__Task brief__:
Filter the records, keeping every line that has the string "Player".

__Recorded data__:
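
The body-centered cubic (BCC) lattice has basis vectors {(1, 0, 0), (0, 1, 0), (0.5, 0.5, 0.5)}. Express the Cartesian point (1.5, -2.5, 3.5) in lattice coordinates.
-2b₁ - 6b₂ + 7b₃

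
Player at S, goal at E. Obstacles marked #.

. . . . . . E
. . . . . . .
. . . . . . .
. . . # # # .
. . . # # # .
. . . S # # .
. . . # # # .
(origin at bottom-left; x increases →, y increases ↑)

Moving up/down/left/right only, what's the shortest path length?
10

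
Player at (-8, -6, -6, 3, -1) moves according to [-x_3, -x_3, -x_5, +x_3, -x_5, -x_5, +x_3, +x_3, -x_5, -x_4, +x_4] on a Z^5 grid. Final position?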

__The completed task__:
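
Player at S, goal at E. Obstacles marked #.
Player at (-8, -6, -6, 3, -1) moves according to [-x_3, -x_3, -x_5, +x_3, -x_5, -x_5, +x_3, +x_3, -x_5, -x_4, +x_4] on a Z^5 grid. Final position?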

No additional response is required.